Problem to work on — Below is a block of records; repeat all of them exactly.

*-*-*

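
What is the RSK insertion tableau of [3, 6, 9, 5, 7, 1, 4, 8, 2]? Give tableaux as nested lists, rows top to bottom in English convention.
P = [[1, 2, 7, 8], [3, 4], [5, 9], [6]]

After inserting 3: P = [[3]].
After inserting 6: P = [[3, 6]].
After inserting 9: P = [[3, 6, 9]].
After inserting 5: P = [[3, 5, 9], [6]].
After inserting 7: P = [[3, 5, 7], [6, 9]].
After inserting 1: P = [[1, 5, 7], [3, 9], [6]].
After inserting 4: P = [[1, 4, 7], [3, 5], [6, 9]].
After inserting 8: P = [[1, 4, 7, 8], [3, 5], [6, 9]].
After inserting 2: P = [[1, 2, 7, 8], [3, 4], [5, 9], [6]].

So P = [[1, 2, 7, 8], [3, 4], [5, 9], [6]].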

*-*-*

Exercise response —
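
What is the RSK insertion tableau of [3, 6, 9, 5, 7, 1, 4, 8, 2]? Give tableaux as nested lists, rows top to bottom in English convention.
P = [[1, 2, 7, 8], [3, 4], [5, 9], [6]]

After inserting 3: P = [[3]].
After inserting 6: P = [[3, 6]].
After inserting 9: P = [[3, 6, 9]].
After inserting 5: P = [[3, 5, 9], [6]].
After inserting 7: P = [[3, 5, 7], [6, 9]].
After inserting 1: P = [[1, 5, 7], [3, 9], [6]].
After inserting 4: P = [[1, 4, 7], [3, 5], [6, 9]].
After inserting 8: P = [[1, 4, 7, 8], [3, 5], [6, 9]].
After inserting 2: P = [[1, 2, 7, 8], [3, 4], [5, 9], [6]].

So P = [[1, 2, 7, 8], [3, 4], [5, 9], [6]].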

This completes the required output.